• **PROBLEM DETAILS**
Exact reproduction required: the lines below from the line with "Two-way quotes (bid/ask)" to the line with "19.171 / 19.195", both ends included, and no others.

[Opening THE DATA section]

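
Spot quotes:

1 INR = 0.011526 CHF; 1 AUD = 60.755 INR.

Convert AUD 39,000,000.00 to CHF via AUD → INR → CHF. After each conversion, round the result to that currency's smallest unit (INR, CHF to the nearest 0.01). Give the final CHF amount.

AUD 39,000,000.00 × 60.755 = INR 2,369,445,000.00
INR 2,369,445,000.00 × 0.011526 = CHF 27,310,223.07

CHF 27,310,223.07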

[Closing THE DATA section]
[Opening THE DATA section]

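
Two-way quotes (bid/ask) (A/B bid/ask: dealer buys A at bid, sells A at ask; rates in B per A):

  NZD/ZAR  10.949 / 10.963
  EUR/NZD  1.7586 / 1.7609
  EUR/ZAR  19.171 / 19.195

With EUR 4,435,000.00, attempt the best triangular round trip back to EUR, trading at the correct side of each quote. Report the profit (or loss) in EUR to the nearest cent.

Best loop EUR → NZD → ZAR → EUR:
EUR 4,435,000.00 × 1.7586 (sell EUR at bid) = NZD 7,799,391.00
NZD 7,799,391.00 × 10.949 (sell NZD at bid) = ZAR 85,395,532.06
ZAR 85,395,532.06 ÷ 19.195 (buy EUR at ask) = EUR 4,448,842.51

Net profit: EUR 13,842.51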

[Closing THE DATA section]

• **WORKED SOLUTION**
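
Two-way quotes (bid/ask) (A/B bid/ask: dealer buys A at bid, sells A at ask; rates in B per A):

  NZD/ZAR  10.949 / 10.963
  EUR/NZD  1.7586 / 1.7609
  EUR/ZAR  19.171 / 19.195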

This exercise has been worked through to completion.